» **Your objective**: Reproduce word for word the line that contains "Apply the deletion/alteration" and each line that follows it, stopping after the final line of the material.

━━━━━ Record extracts

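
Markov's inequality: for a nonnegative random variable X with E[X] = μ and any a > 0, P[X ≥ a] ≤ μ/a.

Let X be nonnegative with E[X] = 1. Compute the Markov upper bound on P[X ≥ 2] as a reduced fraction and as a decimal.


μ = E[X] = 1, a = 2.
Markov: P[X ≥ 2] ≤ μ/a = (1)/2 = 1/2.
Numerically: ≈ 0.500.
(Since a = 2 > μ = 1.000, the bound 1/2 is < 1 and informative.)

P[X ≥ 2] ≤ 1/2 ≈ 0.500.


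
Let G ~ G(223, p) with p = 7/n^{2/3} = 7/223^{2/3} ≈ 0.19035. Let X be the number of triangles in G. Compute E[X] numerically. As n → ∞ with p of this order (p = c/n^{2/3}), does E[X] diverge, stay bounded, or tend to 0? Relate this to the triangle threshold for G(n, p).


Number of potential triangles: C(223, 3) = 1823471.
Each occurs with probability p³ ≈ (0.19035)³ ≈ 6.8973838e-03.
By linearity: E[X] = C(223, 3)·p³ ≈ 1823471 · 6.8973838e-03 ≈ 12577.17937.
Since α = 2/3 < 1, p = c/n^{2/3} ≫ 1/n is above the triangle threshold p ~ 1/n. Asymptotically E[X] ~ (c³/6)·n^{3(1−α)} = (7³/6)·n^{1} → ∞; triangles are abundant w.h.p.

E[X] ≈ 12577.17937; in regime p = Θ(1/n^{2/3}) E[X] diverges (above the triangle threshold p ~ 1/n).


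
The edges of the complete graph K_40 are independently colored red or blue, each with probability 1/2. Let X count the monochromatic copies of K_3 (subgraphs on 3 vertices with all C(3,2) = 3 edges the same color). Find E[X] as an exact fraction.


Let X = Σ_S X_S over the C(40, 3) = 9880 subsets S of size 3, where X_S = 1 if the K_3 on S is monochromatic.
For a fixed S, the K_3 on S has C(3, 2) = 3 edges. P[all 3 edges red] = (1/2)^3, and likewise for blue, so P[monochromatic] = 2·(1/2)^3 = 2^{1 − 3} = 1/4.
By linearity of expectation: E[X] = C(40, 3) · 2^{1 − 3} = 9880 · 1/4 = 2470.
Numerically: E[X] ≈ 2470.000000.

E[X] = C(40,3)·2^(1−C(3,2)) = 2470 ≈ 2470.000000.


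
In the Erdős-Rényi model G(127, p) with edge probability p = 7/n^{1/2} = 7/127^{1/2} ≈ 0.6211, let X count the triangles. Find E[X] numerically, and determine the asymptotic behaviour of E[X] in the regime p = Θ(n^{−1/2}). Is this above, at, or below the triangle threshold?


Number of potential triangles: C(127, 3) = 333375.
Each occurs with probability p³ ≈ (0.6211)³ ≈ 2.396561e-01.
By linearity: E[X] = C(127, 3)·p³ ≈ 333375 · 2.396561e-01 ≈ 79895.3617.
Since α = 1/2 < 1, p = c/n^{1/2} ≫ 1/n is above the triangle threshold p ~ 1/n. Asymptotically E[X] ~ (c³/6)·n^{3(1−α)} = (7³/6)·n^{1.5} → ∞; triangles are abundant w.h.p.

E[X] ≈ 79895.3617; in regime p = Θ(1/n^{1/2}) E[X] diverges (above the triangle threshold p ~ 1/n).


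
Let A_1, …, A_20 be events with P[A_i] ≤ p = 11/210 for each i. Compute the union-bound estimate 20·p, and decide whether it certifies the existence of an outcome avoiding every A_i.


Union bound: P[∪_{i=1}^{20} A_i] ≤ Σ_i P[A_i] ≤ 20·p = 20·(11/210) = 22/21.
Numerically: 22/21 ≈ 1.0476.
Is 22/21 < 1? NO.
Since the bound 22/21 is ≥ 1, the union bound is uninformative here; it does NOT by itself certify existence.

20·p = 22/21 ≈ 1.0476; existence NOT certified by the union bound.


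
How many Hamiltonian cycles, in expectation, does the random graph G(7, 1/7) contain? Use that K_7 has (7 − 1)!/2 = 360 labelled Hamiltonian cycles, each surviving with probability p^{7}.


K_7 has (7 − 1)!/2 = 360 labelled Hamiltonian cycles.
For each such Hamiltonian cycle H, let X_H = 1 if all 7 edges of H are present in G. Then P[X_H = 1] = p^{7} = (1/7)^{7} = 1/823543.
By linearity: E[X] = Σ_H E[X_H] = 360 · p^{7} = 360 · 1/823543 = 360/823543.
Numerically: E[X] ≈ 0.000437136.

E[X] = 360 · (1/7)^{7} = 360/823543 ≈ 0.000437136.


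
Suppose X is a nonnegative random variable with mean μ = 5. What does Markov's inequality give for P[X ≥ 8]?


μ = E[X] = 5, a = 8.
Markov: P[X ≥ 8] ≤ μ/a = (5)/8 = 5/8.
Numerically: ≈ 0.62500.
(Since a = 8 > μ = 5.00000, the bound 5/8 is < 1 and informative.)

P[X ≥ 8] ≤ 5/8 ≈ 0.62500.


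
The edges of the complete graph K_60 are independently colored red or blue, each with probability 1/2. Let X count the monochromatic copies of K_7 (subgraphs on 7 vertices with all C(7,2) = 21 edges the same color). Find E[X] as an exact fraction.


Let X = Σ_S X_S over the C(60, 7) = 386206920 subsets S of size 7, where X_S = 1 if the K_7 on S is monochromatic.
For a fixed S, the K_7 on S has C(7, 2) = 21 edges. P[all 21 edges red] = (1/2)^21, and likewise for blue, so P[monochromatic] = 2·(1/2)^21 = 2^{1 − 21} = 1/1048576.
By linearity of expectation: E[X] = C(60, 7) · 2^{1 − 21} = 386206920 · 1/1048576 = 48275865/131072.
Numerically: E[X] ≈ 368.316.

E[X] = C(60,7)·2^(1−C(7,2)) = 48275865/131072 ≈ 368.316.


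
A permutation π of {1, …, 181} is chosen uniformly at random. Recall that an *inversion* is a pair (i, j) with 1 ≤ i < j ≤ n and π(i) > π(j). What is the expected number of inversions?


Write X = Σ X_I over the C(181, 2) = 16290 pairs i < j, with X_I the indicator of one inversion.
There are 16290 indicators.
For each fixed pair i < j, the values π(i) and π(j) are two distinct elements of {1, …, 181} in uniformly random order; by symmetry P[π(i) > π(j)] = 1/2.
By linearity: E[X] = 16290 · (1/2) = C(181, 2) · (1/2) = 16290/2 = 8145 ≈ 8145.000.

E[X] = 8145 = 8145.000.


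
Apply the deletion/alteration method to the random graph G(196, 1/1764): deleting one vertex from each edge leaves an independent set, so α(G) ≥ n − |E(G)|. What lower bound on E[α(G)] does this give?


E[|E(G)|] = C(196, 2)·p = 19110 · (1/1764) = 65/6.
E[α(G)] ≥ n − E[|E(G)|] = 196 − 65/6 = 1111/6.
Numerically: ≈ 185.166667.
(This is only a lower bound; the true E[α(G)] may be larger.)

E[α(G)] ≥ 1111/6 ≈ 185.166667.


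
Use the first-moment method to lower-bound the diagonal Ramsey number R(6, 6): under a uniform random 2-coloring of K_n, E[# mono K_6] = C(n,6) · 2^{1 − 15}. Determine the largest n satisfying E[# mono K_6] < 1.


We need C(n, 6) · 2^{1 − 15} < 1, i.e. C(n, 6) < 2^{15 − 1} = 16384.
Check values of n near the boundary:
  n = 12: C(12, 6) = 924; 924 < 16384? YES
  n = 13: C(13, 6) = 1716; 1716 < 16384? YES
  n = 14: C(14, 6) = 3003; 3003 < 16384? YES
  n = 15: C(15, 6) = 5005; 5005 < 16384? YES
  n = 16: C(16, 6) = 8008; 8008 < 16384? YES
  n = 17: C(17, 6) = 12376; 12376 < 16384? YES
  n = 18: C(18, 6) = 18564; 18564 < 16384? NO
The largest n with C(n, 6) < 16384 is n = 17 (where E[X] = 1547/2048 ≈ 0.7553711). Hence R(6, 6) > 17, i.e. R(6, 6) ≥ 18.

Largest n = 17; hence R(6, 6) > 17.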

━━━━━━━━━━

» **Output**:
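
Apply the deletion/alteration method to the random graph G(196, 1/1764): deleting one vertex from each edge leaves an independent set, so α(G) ≥ n − |E(G)|. What lower bound on E[α(G)] does this give?


E[|E(G)|] = C(196, 2)·p = 19110 · (1/1764) = 65/6.
E[α(G)] ≥ n − E[|E(G)|] = 196 − 65/6 = 1111/6.
Numerically: ≈ 185.166667.
(This is only a lower bound; the true E[α(G)] may be larger.)

E[α(G)] ≥ 1111/6 ≈ 185.166667.


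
Use the first-moment method to lower-bound the diagonal Ramsey number R(6, 6): under a uniform random 2-coloring of K_n, E[# mono K_6] = C(n,6) · 2^{1 − 15}. Determine the largest n satisfying E[# mono K_6] < 1.


We need C(n, 6) · 2^{1 − 15} < 1, i.e. C(n, 6) < 2^{15 − 1} = 16384.
Check values of n near the boundary:
  n = 12: C(12, 6) = 924; 924 < 16384? YES
  n = 13: C(13, 6) = 1716; 1716 < 16384? YES
  n = 14: C(14, 6) = 3003; 3003 < 16384? YES
  n = 15: C(15, 6) = 5005; 5005 < 16384? YES
  n = 16: C(16, 6) = 8008; 8008 < 16384? YES
  n = 17: C(17, 6) = 12376; 12376 < 16384? YES
  n = 18: C(18, 6) = 18564; 18564 < 16384? NO
The largest n with C(n, 6) < 16384 is n = 17 (where E[X] = 1547/2048 ≈ 0.7553711). Hence R(6, 6) > 17, i.e. R(6, 6) ≥ 18.

Largest n = 17; hence R(6, 6) > 17.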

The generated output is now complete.